Your objective: Your task is to copy every entry exactly.

[Stored data]
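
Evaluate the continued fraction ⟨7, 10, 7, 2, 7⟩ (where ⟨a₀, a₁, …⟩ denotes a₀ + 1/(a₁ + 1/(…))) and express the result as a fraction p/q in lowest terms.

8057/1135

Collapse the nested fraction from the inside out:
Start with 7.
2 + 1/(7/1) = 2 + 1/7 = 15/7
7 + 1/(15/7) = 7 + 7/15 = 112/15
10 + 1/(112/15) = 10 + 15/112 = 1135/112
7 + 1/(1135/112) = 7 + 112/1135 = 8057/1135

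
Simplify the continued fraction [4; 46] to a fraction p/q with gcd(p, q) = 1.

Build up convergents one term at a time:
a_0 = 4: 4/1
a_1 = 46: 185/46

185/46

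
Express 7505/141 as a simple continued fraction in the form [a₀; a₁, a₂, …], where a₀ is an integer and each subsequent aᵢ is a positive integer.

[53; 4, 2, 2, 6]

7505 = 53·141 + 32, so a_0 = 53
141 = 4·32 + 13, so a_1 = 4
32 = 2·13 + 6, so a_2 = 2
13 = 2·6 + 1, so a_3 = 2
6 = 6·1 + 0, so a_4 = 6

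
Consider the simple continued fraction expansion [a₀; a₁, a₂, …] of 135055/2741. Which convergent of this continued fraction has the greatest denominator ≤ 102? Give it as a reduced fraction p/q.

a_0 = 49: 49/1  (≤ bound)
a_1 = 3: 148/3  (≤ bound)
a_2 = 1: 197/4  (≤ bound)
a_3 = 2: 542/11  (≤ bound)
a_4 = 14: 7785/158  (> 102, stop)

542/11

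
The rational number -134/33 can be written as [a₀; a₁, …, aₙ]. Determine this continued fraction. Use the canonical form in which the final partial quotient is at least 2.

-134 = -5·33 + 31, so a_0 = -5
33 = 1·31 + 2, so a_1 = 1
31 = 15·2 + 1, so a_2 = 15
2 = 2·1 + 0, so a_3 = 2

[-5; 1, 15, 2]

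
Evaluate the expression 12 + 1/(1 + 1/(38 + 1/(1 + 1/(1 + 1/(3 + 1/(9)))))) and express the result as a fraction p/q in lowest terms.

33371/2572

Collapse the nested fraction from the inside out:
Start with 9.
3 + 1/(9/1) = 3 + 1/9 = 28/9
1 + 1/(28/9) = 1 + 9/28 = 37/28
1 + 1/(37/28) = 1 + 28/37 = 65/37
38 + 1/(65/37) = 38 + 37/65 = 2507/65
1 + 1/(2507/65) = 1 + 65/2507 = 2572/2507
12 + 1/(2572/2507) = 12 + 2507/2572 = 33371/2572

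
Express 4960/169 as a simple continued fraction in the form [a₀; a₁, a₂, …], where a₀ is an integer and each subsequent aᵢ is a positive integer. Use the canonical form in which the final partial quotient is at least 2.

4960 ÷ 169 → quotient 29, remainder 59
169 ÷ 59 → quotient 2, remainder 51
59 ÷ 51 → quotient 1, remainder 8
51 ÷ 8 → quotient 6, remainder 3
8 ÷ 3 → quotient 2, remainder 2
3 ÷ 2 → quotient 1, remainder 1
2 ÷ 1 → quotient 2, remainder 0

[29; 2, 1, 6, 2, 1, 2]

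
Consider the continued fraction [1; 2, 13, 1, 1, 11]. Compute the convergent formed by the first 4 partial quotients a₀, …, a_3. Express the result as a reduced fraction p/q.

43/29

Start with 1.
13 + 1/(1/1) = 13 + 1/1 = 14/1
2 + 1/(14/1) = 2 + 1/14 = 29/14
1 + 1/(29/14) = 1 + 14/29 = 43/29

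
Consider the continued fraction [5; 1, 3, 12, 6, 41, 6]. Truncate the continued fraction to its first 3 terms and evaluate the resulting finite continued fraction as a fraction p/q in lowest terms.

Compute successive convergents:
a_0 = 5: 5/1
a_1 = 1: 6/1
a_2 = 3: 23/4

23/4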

Result of the exercise:
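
Evaluate the continued fraction ⟨7, 10, 7, 2, 7⟩ (where ⟨a₀, a₁, …⟩ denotes a₀ + 1/(a₁ + 1/(…))) and express the result as a fraction p/q in lowest terms.

8057/1135

Collapse the nested fraction from the inside out:
Start with 7.
2 + 1/(7/1) = 2 + 1/7 = 15/7
7 + 1/(15/7) = 7 + 7/15 = 112/15
10 + 1/(112/15) = 10 + 15/112 = 1135/112
7 + 1/(1135/112) = 7 + 112/1135 = 8057/1135

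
Simplify the continued fraction [4; 46] to a fraction p/q with gcd(p, q) = 1.

Build up convergents one term at a time:
a_0 = 4: 4/1
a_1 = 46: 185/46

185/46

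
Express 7505/141 as a simple continued fraction in the form [a₀; a₁, a₂, …], where a₀ is an integer and each subsequent aᵢ is a positive integer.

[53; 4, 2, 2, 6]

7505 = 53·141 + 32, so a_0 = 53
141 = 4·32 + 13, so a_1 = 4
32 = 2·13 + 6, so a_2 = 2
13 = 2·6 + 1, so a_3 = 2
6 = 6·1 + 0, so a_4 = 6

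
Consider the simple continued fraction expansion [a₀; a₁, a₂, …] of 135055/2741. Which convergent of this continued fraction has the greatest denominator ≤ 102? Give it as a reduced fraction p/q.

a_0 = 49: 49/1  (≤ bound)
a_1 = 3: 148/3  (≤ bound)
a_2 = 1: 197/4  (≤ bound)
a_3 = 2: 542/11  (≤ bound)
a_4 = 14: 7785/158  (> 102, stop)

542/11

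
The rational number -134/33 can be written as [a₀; a₁, …, aₙ]. Determine this continued fraction. Use the canonical form in which the final partial quotient is at least 2.

-134 = -5·33 + 31, so a_0 = -5
33 = 1·31 + 2, so a_1 = 1
31 = 15·2 + 1, so a_2 = 15
2 = 2·1 + 0, so a_3 = 2

[-5; 1, 15, 2]

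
Evaluate the expression 12 + 1/(1 + 1/(38 + 1/(1 + 1/(1 + 1/(3 + 1/(9)))))) and express the result as a fraction p/q in lowest terms.

33371/2572

Collapse the nested fraction from the inside out:
Start with 9.
3 + 1/(9/1) = 3 + 1/9 = 28/9
1 + 1/(28/9) = 1 + 9/28 = 37/28
1 + 1/(37/28) = 1 + 28/37 = 65/37
38 + 1/(65/37) = 38 + 37/65 = 2507/65
1 + 1/(2507/65) = 1 + 65/2507 = 2572/2507
12 + 1/(2572/2507) = 12 + 2507/2572 = 33371/2572

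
Express 4960/169 as a simple continued fraction in the form [a₀; a₁, a₂, …], where a₀ is an integer and each subsequent aᵢ is a positive integer. Use the canonical form in which the final partial quotient is at least 2.

4960 ÷ 169 → quotient 29, remainder 59
169 ÷ 59 → quotient 2, remainder 51
59 ÷ 51 → quotient 1, remainder 8
51 ÷ 8 → quotient 6, remainder 3
8 ÷ 3 → quotient 2, remainder 2
3 ÷ 2 → quotient 1, remainder 1
2 ÷ 1 → quotient 2, remainder 0

[29; 2, 1, 6, 2, 1, 2]

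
Consider the continued fraction [1; 2, 13, 1, 1, 11]. Compute the convergent formed by the first 4 partial quotients a₀, …, a_3. Express the result as a reduced fraction p/q.

43/29

Start with 1.
13 + 1/(1/1) = 13 + 1/1 = 14/1
2 + 1/(14/1) = 2 + 1/14 = 29/14
1 + 1/(29/14) = 1 + 14/29 = 43/29

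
Consider the continued fraction [5; 1, 3, 12, 6, 41, 6]. Truncate the continued fraction to its first 3 terms and evaluate the resulting finite continued fraction as a fraction p/q in lowest terms.

Compute successive convergents:
a_0 = 5: 5/1
a_1 = 1: 6/1
a_2 = 3: 23/4

23/4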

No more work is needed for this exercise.